Begin with the first line of the entries below and reproduce each line exactly, ending with the line that holds "0.33. These events are independent a priori.".

======== Excerpted data ========

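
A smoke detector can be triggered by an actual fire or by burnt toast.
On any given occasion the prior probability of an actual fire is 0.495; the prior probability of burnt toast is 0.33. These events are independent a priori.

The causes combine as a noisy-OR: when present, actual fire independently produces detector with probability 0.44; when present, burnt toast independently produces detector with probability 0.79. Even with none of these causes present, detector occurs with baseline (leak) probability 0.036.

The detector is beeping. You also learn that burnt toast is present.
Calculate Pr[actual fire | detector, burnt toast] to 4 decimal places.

Under noisy-OR, P(detector | causes) = 1 − (1−0.036)·∏(1−qᵢ) over the active causes.
By total probability over both values of actual fire:
  P(detector | burnt toast) = 0.79756*0.505 + 0.886634*0.495
        = 0.402768 + 0.438884 = 0.841652
Configurations with actual fire contribute 0.438884, so
  P(actual fire | detector, burnt toast) = 0.438884 / 0.841652 ≈ 0.5215

Pr[actual fire | detector, burnt toast] ≈ 0.5215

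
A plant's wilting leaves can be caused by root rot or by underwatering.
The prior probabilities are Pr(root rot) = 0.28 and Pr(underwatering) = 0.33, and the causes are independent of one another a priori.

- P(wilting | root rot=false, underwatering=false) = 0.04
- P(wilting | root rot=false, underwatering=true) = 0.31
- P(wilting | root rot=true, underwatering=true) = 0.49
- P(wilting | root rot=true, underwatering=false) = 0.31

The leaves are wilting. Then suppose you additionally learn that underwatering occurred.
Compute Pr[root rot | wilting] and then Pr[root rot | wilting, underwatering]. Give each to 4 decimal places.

Pr[root rot | wilting] ≈ 0.5267; Pr[root rot | wilting, underwatering] ≈ 0.3807

Sum P(wilting|·) weighted by the priors over the 4 (root rot, underwatering) configurations:
  P(wilting) = 0.04*0.72*0.67 + 0.31*0.72*0.33 + 0.31*0.28*0.67 + 0.49*0.28*0.33
        = 0.019296 + 0.073656 + 0.058156 + 0.045276 = 0.196384
Keeping only the root rot-present terms gives 0.103432, so
  P(root rot | wilting) = 0.103432 / 0.196384 ≈ 0.5267

Now also conditioning on underwatering=true:
Sum P(wilting|·) weighted by the priors over both values of root rot:
  P(wilting | underwatering) = 0.31·0.72 + 0.49·0.28
        = 0.223200 + 0.137200 = 0.360400
Keeping only the root rot-present terms gives 0.137200, so
  P(root rot | wilting, underwatering) = 0.137200 / 0.360400 ≈ 0.3807
The drop from 0.5267 to 0.3807 is the explaining-away (discounting) effect.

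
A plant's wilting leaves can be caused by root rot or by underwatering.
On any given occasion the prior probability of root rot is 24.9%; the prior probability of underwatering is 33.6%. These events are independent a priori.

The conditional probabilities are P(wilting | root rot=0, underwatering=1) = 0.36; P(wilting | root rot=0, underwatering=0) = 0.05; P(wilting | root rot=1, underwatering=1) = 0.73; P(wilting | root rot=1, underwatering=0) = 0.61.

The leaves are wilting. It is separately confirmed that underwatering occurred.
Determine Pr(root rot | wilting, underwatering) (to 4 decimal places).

Sum P(wilting|·) weighted by the priors over both values of root rot:
  P(wilting | underwatering) = 0.36·0.751 + 0.73·0.249
        = 0.270360 + 0.181770 = 0.452130
Configurations with root rot contribute 0.181770, so
  P(root rot | wilting, underwatering) = 0.181770 / 0.452130 ≈ 0.4020

Pr(root rot | wilting, underwatering) ≈ 0.4020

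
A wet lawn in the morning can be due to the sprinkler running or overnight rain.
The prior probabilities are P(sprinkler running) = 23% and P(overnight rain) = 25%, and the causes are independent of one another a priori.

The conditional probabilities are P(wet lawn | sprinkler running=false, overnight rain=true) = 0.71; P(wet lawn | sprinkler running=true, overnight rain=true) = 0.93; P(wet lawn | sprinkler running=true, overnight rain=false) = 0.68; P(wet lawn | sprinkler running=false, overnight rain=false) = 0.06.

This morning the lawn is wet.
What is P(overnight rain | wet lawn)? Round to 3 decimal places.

P(overnight rain | wet lawn) ≈ 0.556

Sum P(wet lawn|·) weighted by the priors over the 4 (sprinkler running, overnight rain) configurations:
  P(wet lawn) = 0.06*0.77*0.75 + 0.71*0.77*0.25 + 0.68*0.23*0.75 + 0.93*0.23*0.25
        = 0.034650 + 0.136675 + 0.117300 + 0.053475 = 0.342100
The terms with overnight rain present sum to 0.190150, so
  P(overnight rain | wet lawn) = 0.190150 / 0.342100 ≈ 0.556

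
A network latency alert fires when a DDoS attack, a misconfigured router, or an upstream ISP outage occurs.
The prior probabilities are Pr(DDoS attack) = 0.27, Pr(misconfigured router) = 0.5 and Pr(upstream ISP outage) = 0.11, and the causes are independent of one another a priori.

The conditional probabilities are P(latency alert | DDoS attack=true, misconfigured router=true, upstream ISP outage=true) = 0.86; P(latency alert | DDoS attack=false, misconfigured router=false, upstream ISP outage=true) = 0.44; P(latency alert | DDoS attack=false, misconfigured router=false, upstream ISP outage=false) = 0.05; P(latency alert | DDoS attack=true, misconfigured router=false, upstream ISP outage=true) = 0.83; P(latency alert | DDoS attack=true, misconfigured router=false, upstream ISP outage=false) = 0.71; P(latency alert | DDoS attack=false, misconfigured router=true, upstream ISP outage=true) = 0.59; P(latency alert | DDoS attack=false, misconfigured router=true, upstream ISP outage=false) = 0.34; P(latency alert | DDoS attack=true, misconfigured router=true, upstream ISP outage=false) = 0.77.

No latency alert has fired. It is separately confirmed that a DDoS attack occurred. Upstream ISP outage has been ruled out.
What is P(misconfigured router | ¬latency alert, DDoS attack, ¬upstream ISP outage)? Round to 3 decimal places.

P(misconfigured router | ¬latency alert, DDoS attack, ¬upstream ISP outage) ≈ 0.442

By total probability over both values of misconfigured router:
  P(¬latency alert | DDoS attack, ¬upstream ISP outage) = 0.29·0.5 + 0.23·0.5
        = 0.145000 + 0.115000 = 0.260000
The terms with misconfigured router present sum to 0.115000, so
  P(misconfigured router | ¬latency alert, DDoS attack, ¬upstream ISP outage) = 0.115000 / 0.260000 ≈ 0.442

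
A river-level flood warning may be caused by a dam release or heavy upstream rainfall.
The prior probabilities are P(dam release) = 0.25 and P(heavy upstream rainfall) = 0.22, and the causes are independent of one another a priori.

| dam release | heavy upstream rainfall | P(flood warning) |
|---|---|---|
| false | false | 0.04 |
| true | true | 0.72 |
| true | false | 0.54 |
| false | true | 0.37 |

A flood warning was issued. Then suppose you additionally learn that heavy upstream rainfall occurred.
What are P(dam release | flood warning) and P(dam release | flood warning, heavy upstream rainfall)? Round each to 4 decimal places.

P(dam release | flood warning) ≈ 0.6318; P(dam release | flood warning, heavy upstream rainfall) ≈ 0.3934

P(flood warning) = 0.04×0.75×0.78 + 0.37×0.75×0.22 + 0.54×0.25×0.78 + 0.72×0.25×0.22 = 0.023400 + 0.061050 + 0.105300 + 0.039600 = 0.229350
Restricting to configurations with dam release present: 0.105300 + 0.039600 = 0.144900.
Hence the posterior is 0.144900/0.229350 ≈ 0.6318.

Now condition on the additional information:
Enumerate both values of dam release and weight by the priors:
  P(flood warning | heavy upstream rainfall) = 0.37*0.75 + 0.72*0.25
        = 0.277500 + 0.180000 = 0.457500
The terms with dam release present sum to 0.180000, so
  P(dam release | flood warning, heavy upstream rainfall) = 0.180000 / 0.457500 ≈ 0.3934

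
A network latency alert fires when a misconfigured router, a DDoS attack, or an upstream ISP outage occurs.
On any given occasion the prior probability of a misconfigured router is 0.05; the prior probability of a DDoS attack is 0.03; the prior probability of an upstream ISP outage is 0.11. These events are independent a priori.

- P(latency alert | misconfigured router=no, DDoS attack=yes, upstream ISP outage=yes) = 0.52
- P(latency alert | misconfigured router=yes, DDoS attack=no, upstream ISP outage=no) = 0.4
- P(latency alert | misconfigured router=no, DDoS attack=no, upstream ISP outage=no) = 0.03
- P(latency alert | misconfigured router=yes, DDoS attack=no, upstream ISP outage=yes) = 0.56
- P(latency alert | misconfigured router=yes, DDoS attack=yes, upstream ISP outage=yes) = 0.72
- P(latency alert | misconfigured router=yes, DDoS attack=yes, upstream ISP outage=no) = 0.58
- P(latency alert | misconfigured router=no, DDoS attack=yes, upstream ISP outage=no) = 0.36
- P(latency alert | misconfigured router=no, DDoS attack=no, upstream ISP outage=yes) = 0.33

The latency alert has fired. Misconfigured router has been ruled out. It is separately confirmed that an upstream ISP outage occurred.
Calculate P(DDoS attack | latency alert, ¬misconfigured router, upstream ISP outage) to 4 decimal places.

P(DDoS attack | latency alert, ¬misconfigured router, upstream ISP outage) ≈ 0.0465

For the numerator, keep only DDoS attack=true terms: 0.52*0.03 = 0.015600
Normalizer over all consistent configurations: 0.33*0.97 + 0.52*0.03 = 0.335700
P(DDoS attack | latency alert, ¬misconfigured router, upstream ISP outage) = 0.015600/0.335700 ≈ 0.0465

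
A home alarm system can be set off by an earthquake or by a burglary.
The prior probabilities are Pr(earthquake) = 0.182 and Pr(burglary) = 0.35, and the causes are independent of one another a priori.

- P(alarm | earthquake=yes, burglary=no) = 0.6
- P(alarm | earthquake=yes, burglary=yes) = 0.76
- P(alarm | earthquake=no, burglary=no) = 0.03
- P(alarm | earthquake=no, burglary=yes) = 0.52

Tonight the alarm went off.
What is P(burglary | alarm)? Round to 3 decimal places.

Numerator (weight on configurations with burglary): 0.148876 + 0.048412 = 0.197288
Normalizer over all consistent configurations: 0.03*0.818*0.65 + 0.52*0.818*0.35 + 0.6*0.182*0.65 + 0.76*0.182*0.35 = 0.284219
P(burglary | alarm) = 0.197288/0.284219 ≈ 0.694

P(burglary | alarm) ≈ 0.694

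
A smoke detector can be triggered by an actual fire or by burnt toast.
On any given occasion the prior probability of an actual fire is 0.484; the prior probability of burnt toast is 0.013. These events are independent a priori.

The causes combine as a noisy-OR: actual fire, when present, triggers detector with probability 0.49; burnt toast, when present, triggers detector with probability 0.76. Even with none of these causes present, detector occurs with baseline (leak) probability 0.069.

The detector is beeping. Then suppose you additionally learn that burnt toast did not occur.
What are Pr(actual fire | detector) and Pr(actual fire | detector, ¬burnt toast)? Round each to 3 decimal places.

Under noisy-OR, P(detector | causes) = 1 − (1−0.069)·∏(1−qᵢ) over the active causes.
Weight on actual fire=true, given the evidence: 0.250887 + 0.005575 = 0.256462
Normalizer over all consistent configurations: 0.069·0.516·0.987 + 0.77656·0.516·0.013 + 0.52519·0.484·0.987 + 0.886046·0.484·0.013 = 0.296812
Posterior = 0.256462 / 0.296812 ≈ 0.864

Now also conditioning on burnt toast≠true:
For the numerator, keep only actual fire=true terms: 0.52519×0.484 = 0.254192
The normalizing constant is 0.069×0.516 + 0.52519×0.484 = 0.289796
Posterior = 0.254192 / 0.289796 ≈ 0.877
With burnt toast excluded, actual fire must carry more of the explanatory weight for the detector.

Pr(actual fire | detector) ≈ 0.864; Pr(actual fire | detector, ¬burnt toast) ≈ 0.877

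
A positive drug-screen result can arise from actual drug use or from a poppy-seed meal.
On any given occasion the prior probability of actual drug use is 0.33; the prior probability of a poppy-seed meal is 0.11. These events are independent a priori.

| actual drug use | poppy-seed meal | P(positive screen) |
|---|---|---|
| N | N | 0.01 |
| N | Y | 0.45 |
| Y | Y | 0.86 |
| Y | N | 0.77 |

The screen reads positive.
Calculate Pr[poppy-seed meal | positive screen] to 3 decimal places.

Sum P(positive screen|·) weighted by the priors over the 4 (actual drug use, poppy-seed meal) configurations:
  P(positive screen) = 0.01×0.67×0.89 + 0.45×0.67×0.11 + 0.77×0.33×0.89 + 0.86×0.33×0.11
        = 0.005963 + 0.033165 + 0.226149 + 0.031218 = 0.296495
Keeping only the poppy-seed meal-present terms gives 0.064383, so
  P(poppy-seed meal | positive screen) = 0.064383 / 0.296495 ≈ 0.217

Pr[poppy-seed meal | positive screen] ≈ 0.217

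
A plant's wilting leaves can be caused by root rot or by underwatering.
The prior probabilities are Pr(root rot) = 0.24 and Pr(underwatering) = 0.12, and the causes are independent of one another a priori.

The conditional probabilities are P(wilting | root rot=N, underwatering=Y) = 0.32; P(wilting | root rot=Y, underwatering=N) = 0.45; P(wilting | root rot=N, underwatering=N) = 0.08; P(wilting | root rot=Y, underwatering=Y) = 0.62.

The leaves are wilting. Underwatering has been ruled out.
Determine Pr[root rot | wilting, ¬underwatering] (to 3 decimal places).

For the numerator, keep only root rot=true terms: 0.45*0.24 = 0.108000
The normalizing constant is 0.08*0.76 + 0.45*0.24 = 0.168800
Posterior = 0.108000 / 0.168800 ≈ 0.640

Pr[root rot | wilting, ¬underwatering] ≈ 0.640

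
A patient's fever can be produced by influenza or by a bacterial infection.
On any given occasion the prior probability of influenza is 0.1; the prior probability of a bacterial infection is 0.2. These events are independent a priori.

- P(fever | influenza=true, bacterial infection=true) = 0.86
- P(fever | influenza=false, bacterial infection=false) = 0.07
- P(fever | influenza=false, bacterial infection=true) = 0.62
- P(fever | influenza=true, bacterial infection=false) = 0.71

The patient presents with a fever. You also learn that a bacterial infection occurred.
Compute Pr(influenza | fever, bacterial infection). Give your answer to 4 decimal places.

By total probability over both values of influenza:
  P(fever | bacterial infection) = 0.62·0.9 + 0.86·0.1
        = 0.558000 + 0.086000 = 0.644000
The terms with influenza present sum to 0.086000, so
  P(influenza | fever, bacterial infection) = 0.086000 / 0.644000 ≈ 0.1335

Pr(influenza | fever, bacterial infection) ≈ 0.1335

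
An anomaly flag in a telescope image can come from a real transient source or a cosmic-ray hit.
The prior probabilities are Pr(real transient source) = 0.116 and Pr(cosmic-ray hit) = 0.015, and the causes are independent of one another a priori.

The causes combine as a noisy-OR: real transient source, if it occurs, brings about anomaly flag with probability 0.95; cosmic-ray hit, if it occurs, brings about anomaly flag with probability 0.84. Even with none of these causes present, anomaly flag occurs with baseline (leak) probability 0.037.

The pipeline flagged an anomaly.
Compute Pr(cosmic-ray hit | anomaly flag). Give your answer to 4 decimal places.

Under noisy-OR, P(anomaly flag | causes) = 1 − (1−0.037)·∏(1−qᵢ) over the active causes.
P(anomaly flag) = 0.037×0.884×0.985 + 0.84592×0.884×0.015 + 0.95185×0.116×0.985 + 0.992296×0.116×0.015 = 0.032217 + 0.011217 + 0.108758 + 0.001727 = 0.153919
Restricting to configurations with cosmic-ray hit present: 0.011217 + 0.001727 = 0.012944.
P(cosmic-ray hit | anomaly flag) = 0.012944 / 0.153919 ≈ 0.0841

Pr(cosmic-ray hit | anomaly flag) ≈ 0.0841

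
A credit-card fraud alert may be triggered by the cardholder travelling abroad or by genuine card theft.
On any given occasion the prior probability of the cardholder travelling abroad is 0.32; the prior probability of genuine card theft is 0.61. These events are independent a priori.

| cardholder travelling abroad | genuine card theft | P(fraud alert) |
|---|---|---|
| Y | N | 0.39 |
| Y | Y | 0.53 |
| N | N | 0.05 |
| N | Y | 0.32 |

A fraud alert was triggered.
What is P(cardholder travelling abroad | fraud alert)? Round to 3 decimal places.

Enumerate the 4 (cardholder travelling abroad, genuine card theft) configurations and weight by the priors:
  P(fraud alert) = 0.05·0.68·0.39 + 0.32·0.68·0.61 + 0.39·0.32·0.39 + 0.53·0.32·0.61
        = 0.013260 + 0.132736 + 0.048672 + 0.103456 = 0.298124
Configurations with cardholder travelling abroad contribute 0.152128, so
  P(cardholder travelling abroad | fraud alert) = 0.152128 / 0.298124 ≈ 0.510

P(cardholder travelling abroad | fraud alert) ≈ 0.510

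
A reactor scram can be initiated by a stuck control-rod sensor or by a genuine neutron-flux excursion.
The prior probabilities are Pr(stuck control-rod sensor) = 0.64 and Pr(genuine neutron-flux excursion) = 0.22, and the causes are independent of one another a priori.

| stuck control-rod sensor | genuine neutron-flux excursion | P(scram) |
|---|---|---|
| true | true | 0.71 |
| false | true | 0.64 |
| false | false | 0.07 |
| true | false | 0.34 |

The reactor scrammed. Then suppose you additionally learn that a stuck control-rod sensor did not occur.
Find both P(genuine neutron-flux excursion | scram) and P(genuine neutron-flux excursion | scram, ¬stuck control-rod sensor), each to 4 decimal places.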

========

▸ **Task output**
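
A smoke detector can be triggered by an actual fire or by burnt toast.
On any given occasion the prior probability of an actual fire is 0.495; the prior probability of burnt toast is 0.33. These events are independent a priori.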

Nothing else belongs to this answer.